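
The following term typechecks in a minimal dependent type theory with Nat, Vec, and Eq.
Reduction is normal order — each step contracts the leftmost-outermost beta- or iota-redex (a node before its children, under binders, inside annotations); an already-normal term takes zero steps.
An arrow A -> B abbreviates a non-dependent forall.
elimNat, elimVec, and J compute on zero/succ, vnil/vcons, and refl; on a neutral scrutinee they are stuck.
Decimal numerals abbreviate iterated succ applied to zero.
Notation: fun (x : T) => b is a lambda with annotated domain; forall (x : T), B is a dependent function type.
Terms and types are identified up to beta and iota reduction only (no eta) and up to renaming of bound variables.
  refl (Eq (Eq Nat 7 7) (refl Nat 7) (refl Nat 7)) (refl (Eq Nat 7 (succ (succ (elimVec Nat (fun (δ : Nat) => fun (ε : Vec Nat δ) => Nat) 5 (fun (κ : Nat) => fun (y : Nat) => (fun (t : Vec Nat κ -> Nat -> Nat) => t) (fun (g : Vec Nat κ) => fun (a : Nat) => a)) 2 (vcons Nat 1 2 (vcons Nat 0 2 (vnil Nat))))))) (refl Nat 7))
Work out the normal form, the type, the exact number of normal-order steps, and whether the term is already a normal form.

reduced normal form:
  refl (Eq (Eq Nat 7 7) (refl Nat 7) (refl Nat 7)) (refl (Eq Nat 7 7) (refl Nat 7))
type:
  Eq (Eq (Eq Nat 7 7) (refl Nat 7) (refl Nat 7)) (refl (Eq Nat 7 7) (refl Nat 7)) (refl (Eq Nat 7 7) (refl Nat 7))
reduction steps (normal order): 13
already normal: no
first redex: an elimVec iota-redex


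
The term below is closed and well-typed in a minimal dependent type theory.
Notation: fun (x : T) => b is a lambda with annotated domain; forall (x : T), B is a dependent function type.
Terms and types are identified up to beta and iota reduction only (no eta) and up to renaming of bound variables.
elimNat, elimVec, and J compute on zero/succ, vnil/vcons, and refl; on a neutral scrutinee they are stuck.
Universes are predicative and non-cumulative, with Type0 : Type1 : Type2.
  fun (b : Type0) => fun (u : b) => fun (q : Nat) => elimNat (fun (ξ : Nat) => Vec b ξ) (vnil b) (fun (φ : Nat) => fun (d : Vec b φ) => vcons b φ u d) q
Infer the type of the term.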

========================================

[What you need to do]:
Repeat every entry exactly, please.

[Task response]:
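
The following term typechecks in a minimal dependent type theory with Nat, Vec, and Eq.
Reduction is normal order — each step contracts the leftmost-outermost beta- or iota-redex (a node before its children, under binders, inside annotations); an already-normal term takes zero steps.
An arrow A -> B abbreviates a non-dependent forall.
elimNat, elimVec, and J compute on zero/succ, vnil/vcons, and refl; on a neutral scrutinee they are stuck.
Decimal numerals abbreviate iterated succ applied to zero.
Notation: fun (x : T) => b is a lambda with annotated domain; forall (x : T), B is a dependent function type.
Terms and types are identified up to beta and iota reduction only (no eta) and up to renaming of bound variables.
  refl (Eq (Eq Nat 7 7) (refl Nat 7) (refl Nat 7)) (refl (Eq Nat 7 (succ (succ (elimVec Nat (fun (δ : Nat) => fun (ε : Vec Nat δ) => Nat) 5 (fun (κ : Nat) => fun (y : Nat) => (fun (t : Vec Nat κ -> Nat -> Nat) => t) (fun (g : Vec Nat κ) => fun (a : Nat) => a)) 2 (vcons Nat 1 2 (vcons Nat 0 2 (vnil Nat))))))) (refl Nat 7))
Work out the normal form, the type, the exact number of normal-order steps, and whether the term is already a normal form.

reduced normal form:
  refl (Eq (Eq Nat 7 7) (refl Nat 7) (refl Nat 7)) (refl (Eq Nat 7 7) (refl Nat 7))
type:
  Eq (Eq (Eq Nat 7 7) (refl Nat 7) (refl Nat 7)) (refl (Eq Nat 7 7) (refl Nat 7)) (refl (Eq Nat 7 7) (refl Nat 7))
reduction steps (normal order): 13
already normal: no
first redex: an elimVec iota-redex


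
The term below is closed and well-typed in a minimal dependent type theory.
Notation: fun (x : T) => b is a lambda with annotated domain; forall (x : T), B is a dependent function type.
Terms and types are identified up to beta and iota reduction only (no eta) and up to renaming of bound variables.
elimNat, elimVec, and J compute on zero/succ, vnil/vcons, and refl; on a neutral scrutinee they are stuck.
Universes are predicative and non-cumulative, with Type0 : Type1 : Type2.
  fun (b : Type0) => fun (u : b) => fun (q : Nat) => elimNat (fun (ξ : Nat) => Vec b ξ) (vnil b) (fun (φ : Nat) => fun (d : Vec b φ) => vcons b φ u d) q
Infer the type of the term.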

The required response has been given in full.